▶ **Exercise objective**: Output all of the records exactly, word for word.

▶ **Collected data**:
= Beginning of Section =
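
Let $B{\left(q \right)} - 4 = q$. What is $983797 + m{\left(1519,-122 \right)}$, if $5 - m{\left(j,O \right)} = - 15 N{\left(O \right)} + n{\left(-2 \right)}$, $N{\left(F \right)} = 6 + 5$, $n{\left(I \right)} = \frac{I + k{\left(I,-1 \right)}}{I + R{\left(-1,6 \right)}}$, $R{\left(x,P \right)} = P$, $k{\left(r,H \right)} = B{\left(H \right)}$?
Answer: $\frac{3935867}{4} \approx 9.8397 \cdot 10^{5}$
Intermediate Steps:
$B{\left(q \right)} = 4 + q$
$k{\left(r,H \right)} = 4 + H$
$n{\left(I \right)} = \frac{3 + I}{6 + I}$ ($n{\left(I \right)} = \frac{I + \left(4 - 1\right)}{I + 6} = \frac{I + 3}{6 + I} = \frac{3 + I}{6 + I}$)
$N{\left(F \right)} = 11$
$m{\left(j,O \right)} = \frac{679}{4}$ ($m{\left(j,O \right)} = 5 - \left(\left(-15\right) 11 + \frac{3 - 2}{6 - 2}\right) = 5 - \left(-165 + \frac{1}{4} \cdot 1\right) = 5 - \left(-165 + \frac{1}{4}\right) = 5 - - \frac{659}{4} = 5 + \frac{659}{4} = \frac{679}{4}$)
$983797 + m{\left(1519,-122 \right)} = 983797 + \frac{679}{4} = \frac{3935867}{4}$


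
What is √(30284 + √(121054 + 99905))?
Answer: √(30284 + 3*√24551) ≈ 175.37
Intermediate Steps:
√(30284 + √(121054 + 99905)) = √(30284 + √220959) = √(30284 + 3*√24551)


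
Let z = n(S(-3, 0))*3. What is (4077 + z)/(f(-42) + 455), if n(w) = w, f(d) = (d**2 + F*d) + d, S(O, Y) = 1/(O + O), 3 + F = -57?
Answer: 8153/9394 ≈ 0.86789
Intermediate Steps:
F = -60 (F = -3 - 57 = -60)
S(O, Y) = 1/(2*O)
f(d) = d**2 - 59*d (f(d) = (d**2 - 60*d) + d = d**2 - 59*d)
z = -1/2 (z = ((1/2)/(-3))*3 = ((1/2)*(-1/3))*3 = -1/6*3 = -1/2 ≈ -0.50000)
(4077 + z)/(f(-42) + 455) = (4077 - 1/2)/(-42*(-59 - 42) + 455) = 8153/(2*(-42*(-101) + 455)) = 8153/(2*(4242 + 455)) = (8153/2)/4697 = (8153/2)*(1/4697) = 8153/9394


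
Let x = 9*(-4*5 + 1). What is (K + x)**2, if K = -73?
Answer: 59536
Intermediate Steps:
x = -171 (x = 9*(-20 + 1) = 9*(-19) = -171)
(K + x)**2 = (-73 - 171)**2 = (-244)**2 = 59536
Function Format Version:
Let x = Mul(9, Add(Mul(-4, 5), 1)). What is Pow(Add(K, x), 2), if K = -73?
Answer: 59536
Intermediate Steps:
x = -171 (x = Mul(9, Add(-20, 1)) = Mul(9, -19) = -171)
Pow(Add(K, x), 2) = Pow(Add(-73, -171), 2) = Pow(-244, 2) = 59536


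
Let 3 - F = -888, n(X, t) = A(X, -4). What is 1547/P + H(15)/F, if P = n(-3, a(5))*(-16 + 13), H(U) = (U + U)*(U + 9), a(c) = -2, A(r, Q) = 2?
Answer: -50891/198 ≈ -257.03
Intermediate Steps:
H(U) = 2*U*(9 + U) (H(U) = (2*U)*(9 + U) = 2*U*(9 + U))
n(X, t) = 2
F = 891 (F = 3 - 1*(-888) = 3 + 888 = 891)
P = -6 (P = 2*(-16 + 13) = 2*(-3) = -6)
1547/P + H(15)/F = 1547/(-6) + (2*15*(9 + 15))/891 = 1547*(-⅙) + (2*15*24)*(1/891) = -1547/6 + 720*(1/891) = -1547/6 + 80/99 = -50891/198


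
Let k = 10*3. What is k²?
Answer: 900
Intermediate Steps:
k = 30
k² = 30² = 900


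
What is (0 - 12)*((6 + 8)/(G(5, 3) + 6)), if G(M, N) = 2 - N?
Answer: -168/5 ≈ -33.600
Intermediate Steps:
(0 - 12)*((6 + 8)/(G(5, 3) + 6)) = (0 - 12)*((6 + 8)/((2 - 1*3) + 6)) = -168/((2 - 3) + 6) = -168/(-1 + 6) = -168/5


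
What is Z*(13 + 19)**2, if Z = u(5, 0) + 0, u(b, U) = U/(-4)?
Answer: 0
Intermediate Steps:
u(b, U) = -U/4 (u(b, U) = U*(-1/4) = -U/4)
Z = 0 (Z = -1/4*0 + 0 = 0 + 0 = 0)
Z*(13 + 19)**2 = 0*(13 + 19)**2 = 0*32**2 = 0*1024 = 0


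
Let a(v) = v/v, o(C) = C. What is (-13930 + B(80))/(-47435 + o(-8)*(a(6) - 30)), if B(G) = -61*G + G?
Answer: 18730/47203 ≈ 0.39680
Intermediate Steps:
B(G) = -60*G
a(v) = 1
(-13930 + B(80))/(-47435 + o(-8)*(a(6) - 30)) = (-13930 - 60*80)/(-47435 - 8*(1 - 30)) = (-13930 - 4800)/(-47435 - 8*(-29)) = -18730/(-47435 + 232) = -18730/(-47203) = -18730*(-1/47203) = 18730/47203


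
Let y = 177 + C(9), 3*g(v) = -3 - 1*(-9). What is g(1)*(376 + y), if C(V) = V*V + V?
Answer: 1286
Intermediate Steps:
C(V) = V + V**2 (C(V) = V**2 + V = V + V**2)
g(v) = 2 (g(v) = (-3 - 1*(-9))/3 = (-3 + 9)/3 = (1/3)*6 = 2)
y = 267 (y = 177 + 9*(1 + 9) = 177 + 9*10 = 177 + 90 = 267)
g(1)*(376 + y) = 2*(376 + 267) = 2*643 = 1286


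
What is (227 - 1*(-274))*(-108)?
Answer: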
= End of Section =
▶ **Reply to the task**:
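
Let $B{\left(q \right)} - 4 = q$. What is $983797 + m{\left(1519,-122 \right)}$, if $5 - m{\left(j,O \right)} = - 15 N{\left(O \right)} + n{\left(-2 \right)}$, $N{\left(F \right)} = 6 + 5$, $n{\left(I \right)} = \frac{I + k{\left(I,-1 \right)}}{I + R{\left(-1,6 \right)}}$, $R{\left(x,P \right)} = P$, $k{\left(r,H \right)} = B{\left(H \right)}$?
Answer: $\frac{3935867}{4} \approx 9.8397 \cdot 10^{5}$
Intermediate Steps:
$B{\left(q \right)} = 4 + q$
$k{\left(r,H \right)} = 4 + H$
$n{\left(I \right)} = \frac{3 + I}{6 + I}$ ($n{\left(I \right)} = \frac{I + \left(4 - 1\right)}{I + 6} = \frac{I + 3}{6 + I} = \frac{3 + I}{6 + I}$)
$N{\left(F \right)} = 11$
$m{\left(j,O \right)} = \frac{679}{4}$ ($m{\left(j,O \right)} = 5 - \left(\left(-15\right) 11 + \frac{3 - 2}{6 - 2}\right) = 5 - \left(-165 + \frac{1}{4} \cdot 1\right) = 5 - \left(-165 + \frac{1}{4}\right) = 5 - - \frac{659}{4} = 5 + \frac{659}{4} = \frac{679}{4}$)
$983797 + m{\left(1519,-122 \right)} = 983797 + \frac{679}{4} = \frac{3935867}{4}$


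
What is √(30284 + √(121054 + 99905))?
Answer: √(30284 + 3*√24551) ≈ 175.37
Intermediate Steps:
√(30284 + √(121054 + 99905)) = √(30284 + √220959) = √(30284 + 3*√24551)


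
Let z = n(S(-3, 0))*3. What is (4077 + z)/(f(-42) + 455), if n(w) = w, f(d) = (d**2 + F*d) + d, S(O, Y) = 1/(O + O), 3 + F = -57?
Answer: 8153/9394 ≈ 0.86789
Intermediate Steps:
F = -60 (F = -3 - 57 = -60)
S(O, Y) = 1/(2*O)
f(d) = d**2 - 59*d (f(d) = (d**2 - 60*d) + d = d**2 - 59*d)
z = -1/2 (z = ((1/2)/(-3))*3 = ((1/2)*(-1/3))*3 = -1/6*3 = -1/2 ≈ -0.50000)
(4077 + z)/(f(-42) + 455) = (4077 - 1/2)/(-42*(-59 - 42) + 455) = 8153/(2*(-42*(-101) + 455)) = 8153/(2*(4242 + 455)) = (8153/2)/4697 = (8153/2)*(1/4697) = 8153/9394


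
Let x = 9*(-4*5 + 1). What is (K + x)**2, if K = -73?
Answer: 59536
Intermediate Steps:
x = -171 (x = 9*(-20 + 1) = 9*(-19) = -171)
(K + x)**2 = (-73 - 171)**2 = (-244)**2 = 59536
Function Format Version:
Let x = Mul(9, Add(Mul(-4, 5), 1)). What is Pow(Add(K, x), 2), if K = -73?
Answer: 59536
Intermediate Steps:
x = -171 (x = Mul(9, Add(-20, 1)) = Mul(9, -19) = -171)
Pow(Add(K, x), 2) = Pow(Add(-73, -171), 2) = Pow(-244, 2) = 59536


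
Let 3 - F = -888, n(X, t) = A(X, -4). What is 1547/P + H(15)/F, if P = n(-3, a(5))*(-16 + 13), H(U) = (U + U)*(U + 9), a(c) = -2, A(r, Q) = 2?
Answer: -50891/198 ≈ -257.03
Intermediate Steps:
H(U) = 2*U*(9 + U) (H(U) = (2*U)*(9 + U) = 2*U*(9 + U))
n(X, t) = 2
F = 891 (F = 3 - 1*(-888) = 3 + 888 = 891)
P = -6 (P = 2*(-16 + 13) = 2*(-3) = -6)
1547/P + H(15)/F = 1547/(-6) + (2*15*(9 + 15))/891 = 1547*(-⅙) + (2*15*24)*(1/891) = -1547/6 + 720*(1/891) = -1547/6 + 80/99 = -50891/198


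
Let k = 10*3. What is k²?
Answer: 900
Intermediate Steps:
k = 30
k² = 30² = 900


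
What is (0 - 12)*((6 + 8)/(G(5, 3) + 6)), if G(M, N) = 2 - N?
Answer: -168/5 ≈ -33.600
Intermediate Steps:
(0 - 12)*((6 + 8)/(G(5, 3) + 6)) = (0 - 12)*((6 + 8)/((2 - 1*3) + 6)) = -168/((2 - 3) + 6) = -168/(-1 + 6) = -168/5


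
What is Z*(13 + 19)**2, if Z = u(5, 0) + 0, u(b, U) = U/(-4)?
Answer: 0
Intermediate Steps:
u(b, U) = -U/4 (u(b, U) = U*(-1/4) = -U/4)
Z = 0 (Z = -1/4*0 + 0 = 0 + 0 = 0)
Z*(13 + 19)**2 = 0*(13 + 19)**2 = 0*32**2 = 0*1024 = 0


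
Let a(v) = v/v, o(C) = C. What is (-13930 + B(80))/(-47435 + o(-8)*(a(6) - 30)), if B(G) = -61*G + G?
Answer: 18730/47203 ≈ 0.39680
Intermediate Steps:
B(G) = -60*G
a(v) = 1
(-13930 + B(80))/(-47435 + o(-8)*(a(6) - 30)) = (-13930 - 60*80)/(-47435 - 8*(1 - 30)) = (-13930 - 4800)/(-47435 - 8*(-29)) = -18730/(-47435 + 232) = -18730/(-47203) = -18730*(-1/47203) = 18730/47203


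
Let y = 177 + C(9), 3*g(v) = -3 - 1*(-9). What is g(1)*(376 + y), if C(V) = V*V + V?
Answer: 1286
Intermediate Steps:
C(V) = V + V**2 (C(V) = V**2 + V = V + V**2)
g(v) = 2 (g(v) = (-3 - 1*(-9))/3 = (-3 + 9)/3 = (1/3)*6 = 2)
y = 267 (y = 177 + 9*(1 + 9) = 177 + 9*10 = 177 + 90 = 267)
g(1)*(376 + y) = 2*(376 + 267) = 2*643 = 1286


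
What is (227 - 1*(-274))*(-108)?
Answer: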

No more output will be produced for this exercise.